Stored data
══════════
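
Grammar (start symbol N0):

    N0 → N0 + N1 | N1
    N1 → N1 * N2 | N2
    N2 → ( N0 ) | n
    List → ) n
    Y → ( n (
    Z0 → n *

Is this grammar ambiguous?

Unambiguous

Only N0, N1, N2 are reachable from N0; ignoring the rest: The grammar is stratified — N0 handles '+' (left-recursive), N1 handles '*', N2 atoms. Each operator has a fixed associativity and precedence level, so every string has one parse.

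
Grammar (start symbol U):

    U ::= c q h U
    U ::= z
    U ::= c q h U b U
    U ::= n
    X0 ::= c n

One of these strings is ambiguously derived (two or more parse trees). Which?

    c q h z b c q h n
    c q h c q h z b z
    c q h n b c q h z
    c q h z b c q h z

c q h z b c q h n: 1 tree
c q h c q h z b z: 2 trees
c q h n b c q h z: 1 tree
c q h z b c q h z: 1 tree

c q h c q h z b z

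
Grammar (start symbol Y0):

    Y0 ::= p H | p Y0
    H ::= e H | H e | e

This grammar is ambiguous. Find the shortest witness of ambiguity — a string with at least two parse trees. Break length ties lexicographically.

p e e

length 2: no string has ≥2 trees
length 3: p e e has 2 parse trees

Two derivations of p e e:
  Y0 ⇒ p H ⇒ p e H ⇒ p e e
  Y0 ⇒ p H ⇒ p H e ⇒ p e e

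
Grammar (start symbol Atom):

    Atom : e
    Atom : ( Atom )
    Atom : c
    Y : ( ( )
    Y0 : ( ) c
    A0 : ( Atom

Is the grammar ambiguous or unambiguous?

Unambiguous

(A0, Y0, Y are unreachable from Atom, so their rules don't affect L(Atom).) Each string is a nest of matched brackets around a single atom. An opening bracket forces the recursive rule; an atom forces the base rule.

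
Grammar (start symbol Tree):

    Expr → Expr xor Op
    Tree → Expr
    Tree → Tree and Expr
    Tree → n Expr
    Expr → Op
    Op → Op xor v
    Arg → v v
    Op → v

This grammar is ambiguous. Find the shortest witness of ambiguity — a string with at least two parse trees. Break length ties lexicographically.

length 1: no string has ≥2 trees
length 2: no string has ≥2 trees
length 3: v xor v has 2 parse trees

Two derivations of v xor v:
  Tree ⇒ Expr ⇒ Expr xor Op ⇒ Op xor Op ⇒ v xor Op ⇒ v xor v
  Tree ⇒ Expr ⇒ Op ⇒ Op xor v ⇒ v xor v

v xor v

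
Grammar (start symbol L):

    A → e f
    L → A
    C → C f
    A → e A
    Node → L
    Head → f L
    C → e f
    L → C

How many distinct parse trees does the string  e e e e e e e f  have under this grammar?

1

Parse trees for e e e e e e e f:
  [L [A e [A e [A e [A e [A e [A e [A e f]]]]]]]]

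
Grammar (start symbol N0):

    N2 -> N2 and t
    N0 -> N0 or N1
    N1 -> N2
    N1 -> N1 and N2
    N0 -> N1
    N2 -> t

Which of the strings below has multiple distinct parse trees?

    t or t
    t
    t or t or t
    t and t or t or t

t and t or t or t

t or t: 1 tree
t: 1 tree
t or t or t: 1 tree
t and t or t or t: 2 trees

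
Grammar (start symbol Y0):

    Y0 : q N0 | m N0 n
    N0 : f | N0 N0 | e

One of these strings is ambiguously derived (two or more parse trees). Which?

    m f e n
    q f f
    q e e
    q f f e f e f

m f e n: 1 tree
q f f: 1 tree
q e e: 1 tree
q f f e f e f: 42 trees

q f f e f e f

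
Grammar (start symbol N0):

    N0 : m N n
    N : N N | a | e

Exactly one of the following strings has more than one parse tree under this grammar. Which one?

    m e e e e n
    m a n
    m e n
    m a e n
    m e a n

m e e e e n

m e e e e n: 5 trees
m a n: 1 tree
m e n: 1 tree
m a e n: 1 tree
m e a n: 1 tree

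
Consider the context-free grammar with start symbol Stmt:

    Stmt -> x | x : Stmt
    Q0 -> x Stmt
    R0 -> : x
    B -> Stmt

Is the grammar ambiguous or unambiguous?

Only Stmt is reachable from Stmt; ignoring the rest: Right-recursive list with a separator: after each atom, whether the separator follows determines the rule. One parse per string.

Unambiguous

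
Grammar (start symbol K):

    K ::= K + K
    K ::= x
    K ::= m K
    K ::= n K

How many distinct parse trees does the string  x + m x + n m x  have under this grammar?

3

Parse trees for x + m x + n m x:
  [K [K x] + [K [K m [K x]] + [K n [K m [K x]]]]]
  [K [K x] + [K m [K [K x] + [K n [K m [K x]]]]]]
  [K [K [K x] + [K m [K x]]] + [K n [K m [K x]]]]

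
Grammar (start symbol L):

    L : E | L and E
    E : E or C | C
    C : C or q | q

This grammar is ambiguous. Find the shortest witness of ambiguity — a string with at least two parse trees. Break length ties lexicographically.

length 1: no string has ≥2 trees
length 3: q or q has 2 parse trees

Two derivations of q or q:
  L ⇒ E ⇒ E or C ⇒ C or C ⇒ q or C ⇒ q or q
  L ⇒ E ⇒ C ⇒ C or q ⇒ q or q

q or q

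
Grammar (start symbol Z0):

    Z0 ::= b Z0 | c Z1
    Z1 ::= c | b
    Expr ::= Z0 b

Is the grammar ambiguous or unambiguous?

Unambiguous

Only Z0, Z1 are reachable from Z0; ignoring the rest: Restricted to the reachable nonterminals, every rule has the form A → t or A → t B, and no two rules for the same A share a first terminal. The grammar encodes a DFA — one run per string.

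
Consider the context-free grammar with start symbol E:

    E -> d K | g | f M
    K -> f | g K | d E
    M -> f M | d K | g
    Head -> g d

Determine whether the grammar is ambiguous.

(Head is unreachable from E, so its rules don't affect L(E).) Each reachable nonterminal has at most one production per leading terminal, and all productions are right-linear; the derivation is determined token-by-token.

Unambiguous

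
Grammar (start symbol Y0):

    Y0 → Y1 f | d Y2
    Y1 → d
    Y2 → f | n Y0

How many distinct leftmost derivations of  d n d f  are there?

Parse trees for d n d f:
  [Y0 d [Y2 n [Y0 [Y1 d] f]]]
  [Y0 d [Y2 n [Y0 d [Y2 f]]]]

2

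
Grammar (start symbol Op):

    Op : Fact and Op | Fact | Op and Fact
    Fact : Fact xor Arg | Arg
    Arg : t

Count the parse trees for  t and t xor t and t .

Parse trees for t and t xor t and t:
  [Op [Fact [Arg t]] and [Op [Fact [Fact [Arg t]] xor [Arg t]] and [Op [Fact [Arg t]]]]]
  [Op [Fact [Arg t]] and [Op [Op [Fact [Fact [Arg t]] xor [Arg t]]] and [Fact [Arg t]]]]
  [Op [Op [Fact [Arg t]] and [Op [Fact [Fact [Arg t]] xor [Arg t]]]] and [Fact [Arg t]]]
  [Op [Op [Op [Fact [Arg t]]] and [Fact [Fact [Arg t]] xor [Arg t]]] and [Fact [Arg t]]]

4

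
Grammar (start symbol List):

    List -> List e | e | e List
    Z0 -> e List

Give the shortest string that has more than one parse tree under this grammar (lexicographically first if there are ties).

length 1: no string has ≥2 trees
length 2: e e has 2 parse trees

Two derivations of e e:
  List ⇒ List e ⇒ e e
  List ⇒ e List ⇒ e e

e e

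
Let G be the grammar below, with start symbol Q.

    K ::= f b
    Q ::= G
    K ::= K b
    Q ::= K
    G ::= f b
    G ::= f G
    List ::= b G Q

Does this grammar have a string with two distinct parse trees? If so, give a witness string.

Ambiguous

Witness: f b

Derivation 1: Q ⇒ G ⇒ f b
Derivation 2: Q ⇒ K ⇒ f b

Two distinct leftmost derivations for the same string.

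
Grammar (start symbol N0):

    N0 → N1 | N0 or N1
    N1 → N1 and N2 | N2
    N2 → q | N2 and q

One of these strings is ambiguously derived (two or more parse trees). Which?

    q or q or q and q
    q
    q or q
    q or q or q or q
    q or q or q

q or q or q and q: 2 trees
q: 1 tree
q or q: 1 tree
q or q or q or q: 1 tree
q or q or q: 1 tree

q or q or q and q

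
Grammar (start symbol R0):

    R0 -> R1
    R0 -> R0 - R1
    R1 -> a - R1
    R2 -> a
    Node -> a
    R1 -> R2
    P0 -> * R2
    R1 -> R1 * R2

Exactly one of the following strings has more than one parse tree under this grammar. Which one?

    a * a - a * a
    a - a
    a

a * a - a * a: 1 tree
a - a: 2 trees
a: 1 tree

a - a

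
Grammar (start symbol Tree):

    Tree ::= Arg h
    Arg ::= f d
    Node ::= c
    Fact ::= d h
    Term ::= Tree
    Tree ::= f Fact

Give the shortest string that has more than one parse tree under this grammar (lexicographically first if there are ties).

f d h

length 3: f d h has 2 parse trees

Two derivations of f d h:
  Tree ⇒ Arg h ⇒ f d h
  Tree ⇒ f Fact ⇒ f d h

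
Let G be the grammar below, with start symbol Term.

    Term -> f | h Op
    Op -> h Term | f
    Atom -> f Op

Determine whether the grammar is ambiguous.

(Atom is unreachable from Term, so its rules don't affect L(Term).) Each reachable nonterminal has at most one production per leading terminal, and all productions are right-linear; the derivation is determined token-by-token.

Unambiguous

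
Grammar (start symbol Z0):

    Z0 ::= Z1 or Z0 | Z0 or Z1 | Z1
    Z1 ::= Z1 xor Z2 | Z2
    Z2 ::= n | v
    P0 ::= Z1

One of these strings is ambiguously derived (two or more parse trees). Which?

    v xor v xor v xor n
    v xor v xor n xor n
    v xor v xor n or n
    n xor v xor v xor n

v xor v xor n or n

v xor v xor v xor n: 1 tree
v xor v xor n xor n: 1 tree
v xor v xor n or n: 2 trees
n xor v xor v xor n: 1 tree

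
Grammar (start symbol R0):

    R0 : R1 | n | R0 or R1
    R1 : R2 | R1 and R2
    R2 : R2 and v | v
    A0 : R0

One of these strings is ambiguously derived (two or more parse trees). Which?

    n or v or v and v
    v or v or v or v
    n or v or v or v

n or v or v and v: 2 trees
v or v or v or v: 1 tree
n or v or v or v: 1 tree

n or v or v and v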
══════════
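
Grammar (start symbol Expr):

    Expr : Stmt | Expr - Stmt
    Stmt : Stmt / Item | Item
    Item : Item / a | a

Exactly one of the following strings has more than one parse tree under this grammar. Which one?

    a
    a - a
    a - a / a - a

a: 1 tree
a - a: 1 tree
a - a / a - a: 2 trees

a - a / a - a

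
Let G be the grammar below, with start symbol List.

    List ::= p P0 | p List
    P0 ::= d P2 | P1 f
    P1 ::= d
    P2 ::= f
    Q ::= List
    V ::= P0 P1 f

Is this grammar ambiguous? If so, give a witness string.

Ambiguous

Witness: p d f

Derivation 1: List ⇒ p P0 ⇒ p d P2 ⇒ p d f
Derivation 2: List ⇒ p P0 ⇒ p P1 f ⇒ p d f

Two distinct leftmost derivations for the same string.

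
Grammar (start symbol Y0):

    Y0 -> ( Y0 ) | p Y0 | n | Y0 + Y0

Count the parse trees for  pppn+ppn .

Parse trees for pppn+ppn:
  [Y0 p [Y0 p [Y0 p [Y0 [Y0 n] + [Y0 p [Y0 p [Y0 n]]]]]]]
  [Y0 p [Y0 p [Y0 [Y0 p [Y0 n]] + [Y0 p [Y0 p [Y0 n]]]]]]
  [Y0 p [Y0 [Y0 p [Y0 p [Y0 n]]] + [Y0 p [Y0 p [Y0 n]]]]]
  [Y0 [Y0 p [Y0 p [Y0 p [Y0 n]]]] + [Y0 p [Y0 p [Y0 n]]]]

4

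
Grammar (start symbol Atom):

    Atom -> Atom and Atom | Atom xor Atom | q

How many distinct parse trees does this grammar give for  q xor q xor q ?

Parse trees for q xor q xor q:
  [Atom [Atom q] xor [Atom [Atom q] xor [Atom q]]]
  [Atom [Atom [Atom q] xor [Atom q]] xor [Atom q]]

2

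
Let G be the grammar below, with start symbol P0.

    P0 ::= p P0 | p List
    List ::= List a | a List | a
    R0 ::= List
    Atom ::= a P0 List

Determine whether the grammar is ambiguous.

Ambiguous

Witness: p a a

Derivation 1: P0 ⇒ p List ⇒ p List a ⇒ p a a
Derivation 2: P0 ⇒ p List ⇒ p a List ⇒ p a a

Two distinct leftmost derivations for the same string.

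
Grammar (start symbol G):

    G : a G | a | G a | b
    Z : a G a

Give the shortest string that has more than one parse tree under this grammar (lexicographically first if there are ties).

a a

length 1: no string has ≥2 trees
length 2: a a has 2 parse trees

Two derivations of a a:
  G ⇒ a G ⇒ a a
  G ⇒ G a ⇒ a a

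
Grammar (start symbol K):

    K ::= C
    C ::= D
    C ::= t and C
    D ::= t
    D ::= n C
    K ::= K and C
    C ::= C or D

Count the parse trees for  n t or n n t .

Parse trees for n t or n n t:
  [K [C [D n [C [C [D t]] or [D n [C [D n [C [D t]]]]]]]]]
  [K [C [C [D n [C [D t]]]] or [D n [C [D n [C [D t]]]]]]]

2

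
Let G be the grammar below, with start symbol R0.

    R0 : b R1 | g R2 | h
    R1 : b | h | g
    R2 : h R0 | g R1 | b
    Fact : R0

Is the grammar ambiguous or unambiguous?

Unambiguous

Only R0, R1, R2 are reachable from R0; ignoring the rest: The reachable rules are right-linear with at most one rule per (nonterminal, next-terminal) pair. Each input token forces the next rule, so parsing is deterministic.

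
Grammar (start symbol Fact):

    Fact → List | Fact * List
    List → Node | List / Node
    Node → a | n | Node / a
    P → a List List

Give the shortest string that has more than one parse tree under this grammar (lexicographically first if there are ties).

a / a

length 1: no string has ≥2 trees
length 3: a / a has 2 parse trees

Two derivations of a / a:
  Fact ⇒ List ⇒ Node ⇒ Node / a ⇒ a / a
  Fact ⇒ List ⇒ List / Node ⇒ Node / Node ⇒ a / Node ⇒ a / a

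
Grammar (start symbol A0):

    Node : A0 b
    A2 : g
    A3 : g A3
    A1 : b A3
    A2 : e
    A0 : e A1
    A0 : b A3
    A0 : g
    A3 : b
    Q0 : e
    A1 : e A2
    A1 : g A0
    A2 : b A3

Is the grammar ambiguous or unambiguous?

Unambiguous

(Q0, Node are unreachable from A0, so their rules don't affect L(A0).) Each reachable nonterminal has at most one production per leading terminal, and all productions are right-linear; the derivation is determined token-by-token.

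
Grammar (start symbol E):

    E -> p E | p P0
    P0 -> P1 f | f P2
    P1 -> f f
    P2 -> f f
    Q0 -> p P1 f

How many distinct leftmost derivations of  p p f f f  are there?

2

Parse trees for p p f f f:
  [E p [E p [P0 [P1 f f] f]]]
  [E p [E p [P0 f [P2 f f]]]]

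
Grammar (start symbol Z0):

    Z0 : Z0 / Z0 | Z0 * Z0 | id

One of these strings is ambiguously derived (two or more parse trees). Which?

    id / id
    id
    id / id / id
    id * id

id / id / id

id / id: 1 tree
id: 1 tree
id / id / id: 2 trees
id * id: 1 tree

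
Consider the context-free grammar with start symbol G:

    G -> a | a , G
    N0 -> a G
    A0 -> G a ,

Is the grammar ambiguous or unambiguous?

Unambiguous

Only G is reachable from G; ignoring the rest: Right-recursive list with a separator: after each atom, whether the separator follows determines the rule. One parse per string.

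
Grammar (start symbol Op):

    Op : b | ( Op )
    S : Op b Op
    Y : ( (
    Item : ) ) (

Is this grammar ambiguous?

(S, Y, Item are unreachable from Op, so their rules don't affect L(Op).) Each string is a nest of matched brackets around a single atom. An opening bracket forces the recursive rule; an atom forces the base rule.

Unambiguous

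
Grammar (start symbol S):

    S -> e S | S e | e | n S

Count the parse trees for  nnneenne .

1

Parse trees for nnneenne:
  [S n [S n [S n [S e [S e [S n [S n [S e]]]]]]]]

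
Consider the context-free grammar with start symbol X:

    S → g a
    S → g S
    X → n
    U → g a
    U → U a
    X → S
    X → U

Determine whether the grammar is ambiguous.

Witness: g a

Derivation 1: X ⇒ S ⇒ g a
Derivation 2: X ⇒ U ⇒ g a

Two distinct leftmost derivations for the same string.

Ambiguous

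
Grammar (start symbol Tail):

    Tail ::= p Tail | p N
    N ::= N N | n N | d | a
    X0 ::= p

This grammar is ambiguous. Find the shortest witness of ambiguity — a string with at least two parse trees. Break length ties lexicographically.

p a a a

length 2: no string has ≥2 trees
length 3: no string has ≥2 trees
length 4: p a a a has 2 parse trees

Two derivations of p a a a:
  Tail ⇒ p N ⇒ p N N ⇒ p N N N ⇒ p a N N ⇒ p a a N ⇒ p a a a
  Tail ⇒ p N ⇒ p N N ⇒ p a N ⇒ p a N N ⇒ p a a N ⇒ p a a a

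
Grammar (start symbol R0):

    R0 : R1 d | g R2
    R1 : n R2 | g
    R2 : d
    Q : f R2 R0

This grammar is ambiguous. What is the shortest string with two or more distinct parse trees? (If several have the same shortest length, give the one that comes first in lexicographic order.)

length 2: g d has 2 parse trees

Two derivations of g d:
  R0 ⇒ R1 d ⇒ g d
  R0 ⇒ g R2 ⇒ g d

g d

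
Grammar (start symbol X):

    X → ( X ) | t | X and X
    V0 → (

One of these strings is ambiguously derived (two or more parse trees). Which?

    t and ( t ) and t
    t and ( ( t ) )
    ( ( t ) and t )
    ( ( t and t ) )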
══════════
== What this task involves ==
Out of the data above, return each line where the word "below" can be found.

== Exercise output ==
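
Which of the strings below has multiple distinct parse trees?
Let G be the grammar below, with start symbol Q.
Let G be the grammar below, with start symbol Term.
Let G be the grammar below, with start symbol List.
Let G be the grammar below, with start symbol P0.
Let G be the grammar below, with start symbol R0.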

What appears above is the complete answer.